* Exercise: Quote all of the entries word for word.

* Raw data:
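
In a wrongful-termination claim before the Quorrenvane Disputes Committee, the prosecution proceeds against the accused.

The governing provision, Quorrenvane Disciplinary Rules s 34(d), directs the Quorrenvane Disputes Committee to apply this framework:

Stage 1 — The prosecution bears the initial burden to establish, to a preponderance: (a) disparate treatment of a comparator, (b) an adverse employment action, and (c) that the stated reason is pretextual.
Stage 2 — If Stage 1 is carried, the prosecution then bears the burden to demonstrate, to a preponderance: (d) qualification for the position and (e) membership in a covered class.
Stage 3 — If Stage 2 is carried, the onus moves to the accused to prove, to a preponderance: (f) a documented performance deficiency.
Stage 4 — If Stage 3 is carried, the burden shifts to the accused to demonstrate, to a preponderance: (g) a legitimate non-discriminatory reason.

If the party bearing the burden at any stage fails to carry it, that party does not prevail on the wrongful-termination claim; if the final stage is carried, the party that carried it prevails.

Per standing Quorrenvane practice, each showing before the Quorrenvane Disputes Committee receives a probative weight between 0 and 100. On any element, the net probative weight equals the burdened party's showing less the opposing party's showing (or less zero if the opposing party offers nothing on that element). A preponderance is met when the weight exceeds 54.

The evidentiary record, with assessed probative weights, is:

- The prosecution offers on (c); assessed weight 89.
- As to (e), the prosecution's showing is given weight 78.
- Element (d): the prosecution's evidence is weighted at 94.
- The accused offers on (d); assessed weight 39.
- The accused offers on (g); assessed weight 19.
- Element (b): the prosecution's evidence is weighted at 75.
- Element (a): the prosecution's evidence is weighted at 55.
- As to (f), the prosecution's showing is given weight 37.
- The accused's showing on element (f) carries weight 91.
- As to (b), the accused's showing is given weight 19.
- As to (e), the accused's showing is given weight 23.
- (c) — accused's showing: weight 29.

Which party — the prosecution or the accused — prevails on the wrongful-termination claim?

Stage 1 — burden on prosecution; standard: a preponderance (weight exceeds 54).
    (a): 55 > 54 [met]
    (b): 75 − 19 = 56 > 54 [met]
    (c): 89 − 29 = 60 > 54 [met]
  Stage 1 carried; the burden remains with the prosecution.
Stage 2 — burden on prosecution; standard: a preponderance (weight exceeds 54).
    (d): 94 − 39 = 55 > 54 [met]
    (e): 78 − 23 = 55 > 54 [met]
  The prosecution carries Stage 2; the accused now bears the burden.
Stage 3 — burden on accused; standard: a preponderance (weight exceeds 54).
    (f): 91 − 37 = 54 ≤ 54 [not met]
  Stage 3 not carried; the accused fails its burden.
The prosecution prevails.

prosecution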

* Result for this task:
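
In a wrongful-termination claim before the Quorrenvane Disputes Committee, the prosecution proceeds against the accused.

The governing provision, Quorrenvane Disciplinary Rules s 34(d), directs the Quorrenvane Disputes Committee to apply this framework:

Stage 1 — The prosecution bears the initial burden to establish, to a preponderance: (a) disparate treatment of a comparator, (b) an adverse employment action, and (c) that the stated reason is pretextual.
Stage 2 — If Stage 1 is carried, the prosecution then bears the burden to demonstrate, to a preponderance: (d) qualification for the position and (e) membership in a covered class.
Stage 3 — If Stage 2 is carried, the onus moves to the accused to prove, to a preponderance: (f) a documented performance deficiency.
Stage 4 — If Stage 3 is carried, the burden shifts to the accused to demonstrate, to a preponderance: (g) a legitimate non-discriminatory reason.

If the party bearing the burden at any stage fails to carry it, that party does not prevail on the wrongful-termination claim; if the final stage is carried, the party that carried it prevails.

Per standing Quorrenvane practice, each showing before the Quorrenvane Disputes Committee receives a probative weight between 0 and 100. On any element, the net probative weight equals the burdened party's showing less the opposing party's showing (or less zero if the opposing party offers nothing on that element). A preponderance is met when the weight exceeds 54.

The evidentiary record, with assessed probative weights, is:

- The prosecution offers on (c); assessed weight 89.
- As to (e), the prosecution's showing is given weight 78.
- Element (d): the prosecution's evidence is weighted at 94.
- The accused offers on (d); assessed weight 39.
- The accused offers on (g); assessed weight 19.
- Element (b): the prosecution's evidence is weighted at 75.
- Element (a): the prosecution's evidence is weighted at 55.
- As to (f), the prosecution's showing is given weight 37.
- The accused's showing on element (f) carries weight 91.
- As to (b), the accused's showing is given weight 19.
- As to (e), the accused's showing is given weight 23.
- (c) — accused's showing: weight 29.

Which party — the prosecution or the accused — prevails on the wrongful-termination claim?

Stage 1 — burden on prosecution; standard: a preponderance (weight exceeds 54).
    (a): 55 > 54 [met]
    (b): 75 − 19 = 56 > 54 [met]
    (c): 89 − 29 = 60 > 54 [met]
  Stage 1 carried; the burden remains with the prosecution.
Stage 2 — burden on prosecution; standard: a preponderance (weight exceeds 54).
    (d): 94 − 39 = 55 > 54 [met]
    (e): 78 − 23 = 55 > 54 [met]
  The prosecution carries Stage 2; the accused now bears the burden.
Stage 3 — burden on accused; standard: a preponderance (weight exceeds 54).
    (f): 91 − 37 = 54 ≤ 54 [not met]
  Stage 3 not carried; the accused fails its burden.
The prosecution prevails.

prosecution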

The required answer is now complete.